» EXERCISE INSTRUCTIONS
What appears from the first line of the data below through the line containing "IV-1 (♀, child", both included, should be copied exactly, and nothing else.

» DATASET RECORDS
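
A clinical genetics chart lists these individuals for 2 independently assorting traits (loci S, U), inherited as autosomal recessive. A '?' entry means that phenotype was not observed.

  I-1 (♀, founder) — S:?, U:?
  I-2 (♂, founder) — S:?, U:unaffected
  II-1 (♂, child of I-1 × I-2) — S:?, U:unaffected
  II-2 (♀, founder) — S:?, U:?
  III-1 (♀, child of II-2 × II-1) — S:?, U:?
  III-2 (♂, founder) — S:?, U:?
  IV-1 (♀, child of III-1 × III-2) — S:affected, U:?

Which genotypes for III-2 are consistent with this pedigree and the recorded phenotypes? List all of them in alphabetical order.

S/I-1 ? ·: SS|Ss|ss
S/I-2 ? ·: SS|Ss|ss
S/II-1 ? I-1×I-2: SS|Ss|ss
S/II-2 ? ·: SS|Ss|ss
S/III-1 ? II-2×II-1: Ss|ss
S/III-2 ? ·: Ss|ss
S/IV-1 aff III-1×III-2: ss
⇒ S over [I-1,I-2,II-1,II-2,III-1,III-2,IV-1]: 118 consistent
U/I-1 ? ·: UU|Uu|uu
U/I-2 un ·: UU|Uu
U/II-1 un I-1×I-2: UU|Uu
U/II-2 ? ·: UU|Uu|uu
U/III-1 ? II-2×II-1: UU|Uu|uu
U/III-2 ? ·: UU|Uu|uu
U/IV-1 ? III-1×III-2: UU|Uu|uu
⇒ U over [I-1,I-2,II-1,II-2,III-1,III-2,IV-1]: 273 consistent

III-2 ∈ {Ss UU, Ss Uu, Ss uu, ss UU, ss Uu, ss uu}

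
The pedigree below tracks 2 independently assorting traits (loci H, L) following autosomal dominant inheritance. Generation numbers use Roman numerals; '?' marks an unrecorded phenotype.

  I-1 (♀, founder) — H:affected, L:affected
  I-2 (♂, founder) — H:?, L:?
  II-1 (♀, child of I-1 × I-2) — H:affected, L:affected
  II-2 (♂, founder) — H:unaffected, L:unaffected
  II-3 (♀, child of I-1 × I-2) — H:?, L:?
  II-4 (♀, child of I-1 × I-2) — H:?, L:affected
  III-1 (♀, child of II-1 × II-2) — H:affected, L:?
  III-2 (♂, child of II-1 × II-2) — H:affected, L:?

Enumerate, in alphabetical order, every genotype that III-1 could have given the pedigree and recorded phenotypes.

H/I-1 aff ·: Hh|HH
H/I-2 ? ·: hh|Hh|HH
H/II-1 aff I-1×I-2: Hh|HH
H/II-2 un ·: hh
H/II-3 ? I-1×I-2: hh|Hh|HH
H/II-4 ? I-1×I-2: hh|Hh|HH
H/III-1 aff II-1×II-2: Hh
H/III-2 aff II-1×II-2: Hh
⇒ H over [I-1,I-2,II-1,II-2,II-3,II-4,III-1,III-2]: 40 consistent
L/I-1 aff ·: Ll|LL
L/I-2 ? ·: ll|Ll|LL
L/II-1 aff I-1×I-2: Ll|LL
L/II-2 un ·: ll
L/II-3 ? I-1×I-2: ll|Ll|LL
L/II-4 aff I-1×I-2: Ll|LL
L/III-1 ? II-1×II-2: ll|Ll
L/III-2 ? II-1×II-2: ll|Ll
⇒ L over [I-1,I-2,II-1,II-2,II-3,II-4,III-1,III-2]: 83 consistent

III-1 ∈ {Hh Ll, Hh ll}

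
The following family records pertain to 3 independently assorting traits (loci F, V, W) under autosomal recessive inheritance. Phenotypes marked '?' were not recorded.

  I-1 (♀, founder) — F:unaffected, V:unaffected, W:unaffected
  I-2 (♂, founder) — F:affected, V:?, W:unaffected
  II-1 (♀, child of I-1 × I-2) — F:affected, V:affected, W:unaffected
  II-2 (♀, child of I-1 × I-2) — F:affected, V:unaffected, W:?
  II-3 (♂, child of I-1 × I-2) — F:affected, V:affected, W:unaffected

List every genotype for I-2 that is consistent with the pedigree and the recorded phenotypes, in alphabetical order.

I-2 ∈ {ff Vv WW, ff Vv Ww, ff vv WW, ff vv Ww}

F/I-1 un ·: Ff
F/I-2 aff ·: ff
F/II-1 aff I-1×I-2: ff
F/II-2 aff I-1×I-2: ff
F/II-3 aff I-1×I-2: ff
⇒ F over [I-1,I-2,II-1,II-2,II-3]: 1 consistent
V/I-1 un ·: Vv
V/I-2 ? ·: Vv|vv
V/II-1 aff I-1×I-2: vv
V/II-2 un I-1×I-2: VV|Vv
V/II-3 aff I-1×I-2: vv
⇒ V over [I-1,I-2,II-1,II-2,II-3]: 3 consistent
W/I-1 un ·: WW|Ww
W/I-2 un ·: WW|Ww
W/II-1 un I-1×I-2: WW|Ww
W/II-2 ? I-1×I-2: WW|Ww|ww
W/II-3 un I-1×I-2: WW|Ww
⇒ W over [I-1,I-2,II-1,II-2,II-3]: 29 consistent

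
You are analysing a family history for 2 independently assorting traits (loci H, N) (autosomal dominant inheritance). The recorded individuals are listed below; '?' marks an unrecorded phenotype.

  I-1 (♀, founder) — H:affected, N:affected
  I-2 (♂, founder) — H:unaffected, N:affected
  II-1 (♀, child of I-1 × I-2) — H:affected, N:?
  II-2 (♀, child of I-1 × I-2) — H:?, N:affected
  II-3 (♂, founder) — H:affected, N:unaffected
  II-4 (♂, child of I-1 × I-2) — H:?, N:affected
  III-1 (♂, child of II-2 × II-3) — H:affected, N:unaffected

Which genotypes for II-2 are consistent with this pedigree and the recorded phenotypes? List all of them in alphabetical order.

H/I-1 aff ·: Hh|HH
H/I-2 un ·: hh
H/II-1 aff I-1×I-2: Hh
H/II-2 ? I-1×I-2: hh|Hh
H/II-3 aff ·: Hh|HH
H/II-4 ? I-1×I-2: hh|Hh
H/III-1 aff II-2×II-3: Hh|HH
⇒ H over [I-1,I-2,II-1,II-2,II-3,II-4,III-1]: 16 consistent
N/I-1 aff ·: Nn|NN
N/I-2 aff ·: Nn|NN
N/II-1 ? I-1×I-2: nn|Nn|NN
N/II-2 aff I-1×I-2: Nn
N/II-3 un ·: nn
N/II-4 aff I-1×I-2: Nn|NN
N/III-1 un II-2×II-3: nn
⇒ N over [I-1,I-2,II-1,II-2,II-3,II-4,III-1]: 14 consistent

II-2 ∈ {Hh Nn, hh Nn}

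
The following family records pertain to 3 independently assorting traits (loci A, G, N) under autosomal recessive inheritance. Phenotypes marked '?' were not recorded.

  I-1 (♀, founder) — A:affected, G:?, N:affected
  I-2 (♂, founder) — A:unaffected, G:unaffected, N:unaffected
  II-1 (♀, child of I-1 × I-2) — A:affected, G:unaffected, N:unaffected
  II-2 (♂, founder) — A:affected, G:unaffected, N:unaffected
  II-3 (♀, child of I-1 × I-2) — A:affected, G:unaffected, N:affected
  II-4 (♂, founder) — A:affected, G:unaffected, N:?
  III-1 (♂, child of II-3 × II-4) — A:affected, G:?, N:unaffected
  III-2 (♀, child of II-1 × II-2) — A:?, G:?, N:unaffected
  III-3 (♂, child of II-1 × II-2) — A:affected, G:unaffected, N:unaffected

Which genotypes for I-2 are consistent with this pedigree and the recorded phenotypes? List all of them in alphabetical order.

A/I-1 aff ·: aa
A/I-2 un ·: Aa
A/II-1 aff I-1×I-2: aa
A/II-2 aff ·: aa
A/II-3 aff I-1×I-2: aa
A/II-4 aff ·: aa
A/III-1 aff II-3×II-4: aa
A/III-2 ? II-1×II-2: aa
A/III-3 aff II-1×II-2: aa
⇒ A over [I-1,I-2,II-1,II-2,II-3,II-4,III-1,III-2,III-3]: 1 consistent
G/I-1 ? ·: GG|Gg|gg
G/I-2 un ·: GG|Gg
G/II-1 un I-1×I-2: GG|Gg
G/II-2 un ·: GG|Gg
G/II-3 un I-1×I-2: GG|Gg
G/II-4 un ·: GG|Gg
G/III-1 ? II-3×II-4: GG|Gg|gg
G/III-2 ? II-1×II-2: GG|Gg|gg
G/III-3 un II-1×II-2: GG|Gg
⇒ G over [I-1,I-2,II-1,II-2,II-3,II-4,III-1,III-2,III-3]: 475 consistent
N/I-1 aff ·: nn
N/I-2 un ·: Nn
N/II-1 un I-1×I-2: Nn
N/II-2 un ·: NN|Nn
N/II-3 aff I-1×I-2: nn
N/II-4 ? ·: NN|Nn
N/III-1 un II-3×II-4: Nn
N/III-2 un II-1×II-2: NN|Nn
N/III-3 un II-1×II-2: NN|Nn
⇒ N over [I-1,I-2,II-1,II-2,II-3,II-4,III-1,III-2,III-3]: 16 consistent

I-2 ∈ {Aa GG Nn, Aa Gg Nn}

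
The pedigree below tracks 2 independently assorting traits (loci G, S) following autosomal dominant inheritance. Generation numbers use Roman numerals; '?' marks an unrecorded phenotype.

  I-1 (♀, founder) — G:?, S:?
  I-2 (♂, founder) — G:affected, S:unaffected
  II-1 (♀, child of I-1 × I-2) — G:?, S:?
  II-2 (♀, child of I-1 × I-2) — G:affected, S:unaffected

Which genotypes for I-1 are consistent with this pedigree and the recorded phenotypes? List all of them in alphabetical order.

I-1 ∈ {GG Ss, GG ss, Gg Ss, Gg ss, gg Ss, gg ss}

G/I-1 ? ·: gg|Gg|GG
G/I-2 aff ·: Gg|GG
G/II-1 ? I-1×I-2: gg|Gg|GG
G/II-2 aff I-1×I-2: Gg|GG
⇒ G over [I-1,I-2,II-1,II-2]: 18 consistent
S/I-1 ? ·: ss|Ss
S/I-2 un ·: ss
S/II-1 ? I-1×I-2: ss|Ss
S/II-2 un I-1×I-2: ss
⇒ S over [I-1,I-2,II-1,II-2]: 3 consistent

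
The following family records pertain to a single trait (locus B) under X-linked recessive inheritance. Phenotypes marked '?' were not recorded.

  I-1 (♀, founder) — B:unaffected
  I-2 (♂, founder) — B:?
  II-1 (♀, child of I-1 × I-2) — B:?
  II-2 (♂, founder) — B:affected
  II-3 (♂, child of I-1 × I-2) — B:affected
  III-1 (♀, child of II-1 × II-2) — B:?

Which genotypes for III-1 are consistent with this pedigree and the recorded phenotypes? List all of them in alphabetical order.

III-1 ∈ {X^BX^b, X^bX^b}

B/I-1 un ·: X^BX^b
B/I-2 ? ·: X^BY|X^bY
B/II-1 ? I-1×I-2: X^BX^B|X^BX^b|X^bX^b
B/II-2 aff ·: X^bY
B/II-3 aff I-1×I-2: X^bY
B/III-1 ? II-1×II-2: X^BX^b|X^bX^b
⇒ B over [I-1,I-2,II-1,II-2,II-3,III-1]: 6 consistent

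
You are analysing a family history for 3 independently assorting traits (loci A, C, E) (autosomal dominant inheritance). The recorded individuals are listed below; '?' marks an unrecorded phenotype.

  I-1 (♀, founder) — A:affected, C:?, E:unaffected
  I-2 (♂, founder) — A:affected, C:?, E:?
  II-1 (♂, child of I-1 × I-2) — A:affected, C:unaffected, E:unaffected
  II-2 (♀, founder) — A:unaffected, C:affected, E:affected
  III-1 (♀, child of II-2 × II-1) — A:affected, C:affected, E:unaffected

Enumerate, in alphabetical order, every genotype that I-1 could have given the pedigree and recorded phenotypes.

I-1 ∈ {AA Cc ee, AA cc ee, Aa Cc ee, Aa cc ee}

A/I-1 aff ·: Aa|AA
A/I-2 aff ·: Aa|AA
A/II-1 aff I-1×I-2: Aa|AA
A/II-2 un ·: aa
A/III-1 aff II-2×II-1: Aa
⇒ A over [I-1,I-2,II-1,II-2,III-1]: 7 consistent
C/I-1 ? ·: cc|Cc
C/I-2 ? ·: cc|Cc
C/II-1 un I-1×I-2: cc
C/II-2 aff ·: Cc|CC
C/III-1 aff II-2×II-1: Cc
⇒ C over [I-1,I-2,II-1,II-2,III-1]: 8 consistent
E/I-1 un ·: ee
E/I-2 ? ·: ee|Ee
E/II-1 un I-1×I-2: ee
E/II-2 aff ·: Ee
E/III-1 un II-2×II-1: ee
⇒ E over [I-1,I-2,II-1,II-2,III-1]: 2 consistent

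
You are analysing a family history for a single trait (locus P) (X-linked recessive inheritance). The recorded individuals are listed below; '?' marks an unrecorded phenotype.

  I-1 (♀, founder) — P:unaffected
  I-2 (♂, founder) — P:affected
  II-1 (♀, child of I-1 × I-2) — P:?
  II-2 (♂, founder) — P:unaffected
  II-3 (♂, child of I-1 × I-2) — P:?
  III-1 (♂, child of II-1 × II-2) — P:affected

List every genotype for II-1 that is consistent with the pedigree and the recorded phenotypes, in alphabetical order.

P/I-1 un ·: X^PX^P|X^PX^p
P/I-2 aff ·: X^pY
P/II-1 ? I-1×I-2: X^PX^p|X^pX^p
P/II-2 un ·: X^PY
P/II-3 ? I-1×I-2: X^PY|X^pY
P/III-1 aff II-1×II-2: X^pY
⇒ P over [I-1,I-2,II-1,II-2,II-3,III-1]: 5 consistent

II-1 ∈ {X^PX^p, X^pX^p}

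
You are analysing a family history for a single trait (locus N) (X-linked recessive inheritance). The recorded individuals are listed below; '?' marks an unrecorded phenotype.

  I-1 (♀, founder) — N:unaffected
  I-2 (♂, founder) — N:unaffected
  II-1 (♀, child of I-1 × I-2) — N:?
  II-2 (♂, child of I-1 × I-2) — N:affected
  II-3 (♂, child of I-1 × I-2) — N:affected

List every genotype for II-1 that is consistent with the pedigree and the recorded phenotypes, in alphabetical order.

II-1 ∈ {X^NX^N, X^NX^n}

N/I-1 un ·: X^NX^n
N/I-2 un ·: X^NY
N/II-1 ? I-1×I-2: X^NX^N|X^NX^n
N/II-2 aff I-1×I-2: X^nY
N/II-3 aff I-1×I-2: X^nY
⇒ N over [I-1,I-2,II-1,II-2,II-3]: 2 consistent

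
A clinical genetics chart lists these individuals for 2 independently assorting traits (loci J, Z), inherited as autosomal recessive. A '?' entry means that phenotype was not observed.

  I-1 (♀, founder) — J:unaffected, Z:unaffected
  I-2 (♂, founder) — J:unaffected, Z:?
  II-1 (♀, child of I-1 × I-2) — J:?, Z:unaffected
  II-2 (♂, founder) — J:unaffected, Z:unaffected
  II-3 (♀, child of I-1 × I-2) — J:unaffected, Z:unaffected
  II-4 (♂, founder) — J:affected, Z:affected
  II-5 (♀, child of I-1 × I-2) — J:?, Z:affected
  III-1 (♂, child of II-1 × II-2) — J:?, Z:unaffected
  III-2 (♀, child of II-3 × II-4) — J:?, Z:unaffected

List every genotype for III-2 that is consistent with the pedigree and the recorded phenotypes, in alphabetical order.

III-2 ∈ {Jj Zz, jj Zz}

J/I-1 un ·: JJ|Jj
J/I-2 un ·: JJ|Jj
J/II-1 ? I-1×I-2: JJ|Jj|jj
J/II-2 un ·: JJ|Jj
J/II-3 un I-1×I-2: JJ|Jj
J/II-4 aff ·: jj
J/II-5 ? I-1×I-2: JJ|Jj|jj
J/III-1 ? II-1×II-2: JJ|Jj|jj
J/III-2 ? II-3×II-4: Jj|jj
⇒ J over [I-1,I-2,II-1,II-2,II-3,II-4,II-5,III-1,III-2]: 198 consistent
Z/I-1 un ·: Zz
Z/I-2 ? ·: Zz|zz
Z/II-1 un I-1×I-2: ZZ|Zz
Z/II-2 un ·: ZZ|Zz
Z/II-3 un I-1×I-2: ZZ|Zz
Z/II-4 aff ·: zz
Z/II-5 aff I-1×I-2: zz
Z/III-1 un II-1×II-2: ZZ|Zz
Z/III-2 un II-3×II-4: Zz
⇒ Z over [I-1,I-2,II-1,II-2,II-3,II-4,II-5,III-1,III-2]: 18 consistent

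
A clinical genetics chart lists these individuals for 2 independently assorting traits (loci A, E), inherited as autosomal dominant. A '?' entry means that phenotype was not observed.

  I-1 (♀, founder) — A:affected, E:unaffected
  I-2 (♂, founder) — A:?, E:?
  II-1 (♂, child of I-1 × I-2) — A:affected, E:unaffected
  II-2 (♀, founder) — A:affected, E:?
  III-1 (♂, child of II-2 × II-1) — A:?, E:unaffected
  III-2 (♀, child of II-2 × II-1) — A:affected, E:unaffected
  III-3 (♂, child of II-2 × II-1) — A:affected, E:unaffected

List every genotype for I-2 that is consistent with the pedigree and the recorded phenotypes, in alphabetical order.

I-2 ∈ {AA Ee, AA ee, Aa Ee, Aa ee, aa Ee, aa ee}

A/I-1 aff ·: Aa|AA
A/I-2 ? ·: aa|Aa|AA
A/II-1 aff I-1×I-2: Aa|AA
A/II-2 aff ·: Aa|AA
A/III-1 ? II-2×II-1: aa|Aa|AA
A/III-2 aff II-2×II-1: Aa|AA
A/III-3 aff II-2×II-1: Aa|AA
⇒ A over [I-1,I-2,II-1,II-2,III-1,III-2,III-3]: 136 consistent
E/I-1 un ·: ee
E/I-2 ? ·: ee|Ee
E/II-1 un I-1×I-2: ee
E/II-2 ? ·: ee|Ee
E/III-1 un II-2×II-1: ee
E/III-2 un II-2×II-1: ee
E/III-3 un II-2×II-1: ee
⇒ E over [I-1,I-2,II-1,II-2,III-1,III-2,III-3]: 4 consistent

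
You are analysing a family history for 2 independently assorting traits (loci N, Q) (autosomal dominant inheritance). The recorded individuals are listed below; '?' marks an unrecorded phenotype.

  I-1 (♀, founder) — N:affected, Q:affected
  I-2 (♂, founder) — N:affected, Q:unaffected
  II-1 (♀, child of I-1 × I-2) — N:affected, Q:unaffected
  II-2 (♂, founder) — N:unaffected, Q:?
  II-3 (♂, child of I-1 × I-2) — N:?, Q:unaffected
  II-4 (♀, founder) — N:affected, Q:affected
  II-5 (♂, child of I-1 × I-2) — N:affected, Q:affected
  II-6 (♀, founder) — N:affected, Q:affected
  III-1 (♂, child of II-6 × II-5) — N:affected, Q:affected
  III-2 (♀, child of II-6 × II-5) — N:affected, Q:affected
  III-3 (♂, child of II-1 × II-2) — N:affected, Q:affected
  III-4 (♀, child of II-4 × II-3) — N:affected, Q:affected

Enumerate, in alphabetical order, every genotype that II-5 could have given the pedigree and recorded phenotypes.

N/I-1 aff ·: Nn|NN
N/I-2 aff ·: Nn|NN
N/II-1 aff I-1×I-2: Nn|NN
N/II-2 un ·: nn
N/II-3 ? I-1×I-2: nn|Nn|NN
N/II-4 aff ·: Nn|NN
N/II-5 aff I-1×I-2: Nn|NN
N/II-6 aff ·: Nn|NN
N/III-1 aff II-6×II-5: Nn|NN
N/III-2 aff II-6×II-5: Nn|NN
N/III-3 aff II-1×II-2: Nn
N/III-4 aff II-4×II-3: Nn|NN
⇒ N over [I-1,I-2,II-1,II-2,II-3,II-4,II-5,II-6,III-1,III-2,III-3,III-4]: 613 consistent
Q/I-1 aff ·: Qq
Q/I-2 un ·: qq
Q/II-1 un I-1×I-2: qq
Q/II-2 ? ·: Qq|QQ
Q/II-3 un I-1×I-2: qq
Q/II-4 aff ·: Qq|QQ
Q/II-5 aff I-1×I-2: Qq
Q/II-6 aff ·: Qq|QQ
Q/III-1 aff II-6×II-5: Qq|QQ
Q/III-2 aff II-6×II-5: Qq|QQ
Q/III-3 aff II-1×II-2: Qq
Q/III-4 aff II-4×II-3: Qq
⇒ Q over [I-1,I-2,II-1,II-2,II-3,II-4,II-5,II-6,III-1,III-2,III-3,III-4]: 32 consistent

II-5 ∈ {NN Qq, Nn Qq}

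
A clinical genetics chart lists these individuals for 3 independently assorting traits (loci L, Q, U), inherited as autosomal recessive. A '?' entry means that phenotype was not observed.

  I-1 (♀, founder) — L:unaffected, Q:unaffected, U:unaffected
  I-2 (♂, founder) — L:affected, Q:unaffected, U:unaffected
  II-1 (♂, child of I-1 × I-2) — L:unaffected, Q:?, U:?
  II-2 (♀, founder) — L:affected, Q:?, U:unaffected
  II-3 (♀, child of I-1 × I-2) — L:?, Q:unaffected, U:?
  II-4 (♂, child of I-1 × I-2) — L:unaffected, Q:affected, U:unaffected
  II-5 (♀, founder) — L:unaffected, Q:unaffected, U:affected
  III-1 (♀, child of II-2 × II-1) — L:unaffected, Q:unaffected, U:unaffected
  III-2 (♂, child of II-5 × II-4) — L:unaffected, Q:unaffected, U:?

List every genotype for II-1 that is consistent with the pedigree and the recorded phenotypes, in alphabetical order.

II-1 ∈ {Ll QQ UU, Ll QQ Uu, Ll QQ uu, Ll Qq UU, Ll Qq Uu, Ll Qq uu, Ll qq UU, Ll qq Uu, Ll qq uu}

L/I-1 un ·: LL|Ll
L/I-2 aff ·: ll
L/II-1 un I-1×I-2: Ll
L/II-2 aff ·: ll
L/II-3 ? I-1×I-2: Ll|ll
L/II-4 un I-1×I-2: Ll
L/II-5 un ·: LL|Ll
L/III-1 un II-2×II-1: Ll
L/III-2 un II-5×II-4: LL|Ll
⇒ L over [I-1,I-2,II-1,II-2,II-3,II-4,II-5,III-1,III-2]: 12 consistent
Q/I-1 un ·: Qq
Q/I-2 un ·: Qq
Q/II-1 ? I-1×I-2: QQ|Qq|qq
Q/II-2 ? ·: QQ|Qq|qq
Q/II-3 un I-1×I-2: QQ|Qq
Q/II-4 aff I-1×I-2: qq
Q/II-5 un ·: QQ|Qq
Q/III-1 un II-2×II-1: QQ|Qq
Q/III-2 un II-5×II-4: Qq
⇒ Q over [I-1,I-2,II-1,II-2,II-3,II-4,II-5,III-1,III-2]: 44 consistent
U/I-1 un ·: UU|Uu
U/I-2 un ·: UU|Uu
U/II-1 ? I-1×I-2: UU|Uu|uu
U/II-2 un ·: UU|Uu
U/II-3 ? I-1×I-2: UU|Uu|uu
U/II-4 un I-1×I-2: UU|Uu
U/II-5 aff ·: uu
U/III-1 un II-2×II-1: UU|Uu
U/III-2 ? II-5×II-4: Uu|uu
⇒ U over [I-1,I-2,II-1,II-2,II-3,II-4,II-5,III-1,III-2]: 168 consistent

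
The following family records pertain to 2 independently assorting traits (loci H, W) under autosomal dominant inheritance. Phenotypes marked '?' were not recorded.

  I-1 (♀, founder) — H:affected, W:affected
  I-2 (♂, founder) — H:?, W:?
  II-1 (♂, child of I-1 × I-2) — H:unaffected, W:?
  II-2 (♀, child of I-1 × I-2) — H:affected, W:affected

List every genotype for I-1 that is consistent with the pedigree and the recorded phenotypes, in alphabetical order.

I-1 ∈ {Hh WW, Hh Ww}

H/I-1 aff ·: Hh
H/I-2 ? ·: hh|Hh
H/II-1 un I-1×I-2: hh
H/II-2 aff I-1×I-2: Hh|HH
⇒ H over [I-1,I-2,II-1,II-2]: 3 consistent
W/I-1 aff ·: Ww|WW
W/I-2 ? ·: ww|Ww|WW
W/II-1 ? I-1×I-2: ww|Ww|WW
W/II-2 aff I-1×I-2: Ww|WW
⇒ W over [I-1,I-2,II-1,II-2]: 18 consistent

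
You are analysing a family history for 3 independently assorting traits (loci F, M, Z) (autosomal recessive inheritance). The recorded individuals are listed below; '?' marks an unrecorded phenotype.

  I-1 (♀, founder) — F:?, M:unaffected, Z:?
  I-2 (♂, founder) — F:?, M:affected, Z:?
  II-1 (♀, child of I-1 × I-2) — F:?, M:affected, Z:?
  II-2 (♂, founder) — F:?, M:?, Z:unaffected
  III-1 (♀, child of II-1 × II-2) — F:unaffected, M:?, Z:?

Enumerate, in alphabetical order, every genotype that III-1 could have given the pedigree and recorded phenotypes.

III-1 ∈ {FF Mm ZZ, FF Mm Zz, FF Mm zz, FF mm ZZ, FF mm Zz, FF mm zz, Ff Mm ZZ, Ff Mm Zz, Ff Mm zz, Ff mm ZZ, Ff mm Zz, Ff mm zz}

F/I-1 ? ·: FF|Ff|ff
F/I-2 ? ·: FF|Ff|ff
F/II-1 ? I-1×I-2: FF|Ff|ff
F/II-2 ? ·: FF|Ff|ff
F/III-1 un II-1×II-2: FF|Ff
⇒ F over [I-1,I-2,II-1,II-2,III-1]: 59 consistent
M/I-1 un ·: Mm
M/I-2 aff ·: mm
M/II-1 aff I-1×I-2: mm
M/II-2 ? ·: MM|Mm|mm
M/III-1 ? II-1×II-2: Mm|mm
⇒ M over [I-1,I-2,II-1,II-2,III-1]: 4 consistent
Z/I-1 ? ·: ZZ|Zz|zz
Z/I-2 ? ·: ZZ|Zz|zz
Z/II-1 ? I-1×I-2: ZZ|Zz|zz
Z/II-2 un ·: ZZ|Zz
Z/III-1 ? II-1×II-2: ZZ|Zz|zz
⇒ Z over [I-1,I-2,II-1,II-2,III-1]: 59 consistent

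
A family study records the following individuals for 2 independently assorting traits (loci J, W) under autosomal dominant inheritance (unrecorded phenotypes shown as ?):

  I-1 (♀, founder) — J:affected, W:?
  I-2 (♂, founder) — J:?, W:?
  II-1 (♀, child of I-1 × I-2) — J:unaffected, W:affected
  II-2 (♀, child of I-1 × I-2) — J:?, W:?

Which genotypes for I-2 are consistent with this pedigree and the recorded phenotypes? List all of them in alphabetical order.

I-2 ∈ {Jj WW, Jj Ww, Jj ww, jj WW, jj Ww, jj ww}

J/I-1 aff ·: Jj
J/I-2 ? ·: jj|Jj
J/II-1 un I-1×I-2: jj
J/II-2 ? I-1×I-2: jj|Jj|JJ
⇒ J over [I-1,I-2,II-1,II-2]: 5 consistent
W/I-1 ? ·: ww|Ww|WW
W/I-2 ? ·: ww|Ww|WW
W/II-1 aff I-1×I-2: Ww|WW
W/II-2 ? I-1×I-2: ww|Ww|WW
⇒ W over [I-1,I-2,II-1,II-2]: 21 consistent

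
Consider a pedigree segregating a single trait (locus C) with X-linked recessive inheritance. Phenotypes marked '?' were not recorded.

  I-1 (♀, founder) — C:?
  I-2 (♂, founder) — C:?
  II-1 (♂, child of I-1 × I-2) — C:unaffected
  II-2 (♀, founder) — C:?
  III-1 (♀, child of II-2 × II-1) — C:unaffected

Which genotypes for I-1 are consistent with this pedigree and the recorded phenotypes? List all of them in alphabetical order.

C/I-1 ? ·: X^CX^C|X^CX^c
C/I-2 ? ·: X^CY|X^cY
C/II-1 un I-1×I-2: X^CY
C/II-2 ? ·: X^CX^C|X^CX^c|X^cX^c
C/III-1 un II-2×II-1: X^CX^C|X^CX^c
⇒ C over [I-1,I-2,II-1,II-2,III-1]: 16 consistent

I-1 ∈ {X^CX^C, X^CX^c}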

» ANSWER SPACE
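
A clinical genetics chart lists these individuals for 2 independently assorting traits (loci S, U), inherited as autosomal recessive. A '?' entry means that phenotype was not observed.

  I-1 (♀, founder) — S:?, U:?
  I-2 (♂, founder) — S:?, U:unaffected
  II-1 (♂, child of I-1 × I-2) — S:?, U:unaffected
  II-2 (♀, founder) — S:?, U:?
  III-1 (♀, child of II-2 × II-1) — S:?, U:?
  III-2 (♂, founder) — S:?, U:?
  IV-1 (♀, child of III-1 × III-2) — S:affected, U:?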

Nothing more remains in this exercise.